Retype exactly the lines from the one holding "From 5665, take" through the final line of the data, both included.

(Collected data entries)
☆ ☆ ☆ ☆

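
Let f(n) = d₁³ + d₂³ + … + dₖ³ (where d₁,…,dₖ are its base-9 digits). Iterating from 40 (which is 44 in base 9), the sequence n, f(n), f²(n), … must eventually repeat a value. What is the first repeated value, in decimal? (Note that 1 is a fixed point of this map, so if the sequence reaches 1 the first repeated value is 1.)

40 = (4,4)_9 → 128
128 = (1,5,2)_9 → 134
134 = (1,5,8)_9 → 638
638 = (7,7,8)_9 → 1198
1198 = (1,5,7,1)_9 → 470
470 = (5,7,2)_9 → 476
476 = (5,7,8)_9 → 980
980 = (1,3,0,8)_9 → 540
540 = (6,6,0)_9 → 432
432 = (5,3,0)_9 → 152
152 = (1,7,8)_9 → 856
856 = (1,1,5,1)_9 → 128  — 128 already appeared earlier.

128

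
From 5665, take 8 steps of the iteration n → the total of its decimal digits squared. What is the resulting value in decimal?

5665 → 5² + 6² + 6² + 5² = 25 + 36 + 36 + 25 = 122
122 → 1² + 2² + 2² = 1 + 4 + 4 = 9
9 → 9² = 81
81 → 8² + 1² = 64 + 1 = 65
65 → 6² + 5² = 36 + 25 = 61
61 → 6² + 1² = 36 + 1 = 37
37 → 3² + 7² = 9 + 49 = 58
58 → 5² + 8² = 25 + 64 = 89

89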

☆ ☆ ☆ ☆

**Task response**
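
From 5665, take 8 steps of the iteration n → the total of its decimal digits squared. What is the resulting value in decimal?

5665 → 5² + 6² + 6² + 5² = 25 + 36 + 36 + 25 = 122
122 → 1² + 2² + 2² = 1 + 4 + 4 = 9
9 → 9² = 81
81 → 8² + 1² = 64 + 1 = 65
65 → 6² + 5² = 36 + 25 = 61
61 → 6² + 1² = 36 + 1 = 37
37 → 3² + 7² = 9 + 49 = 58
58 → 5² + 8² = 25 + 64 = 89

89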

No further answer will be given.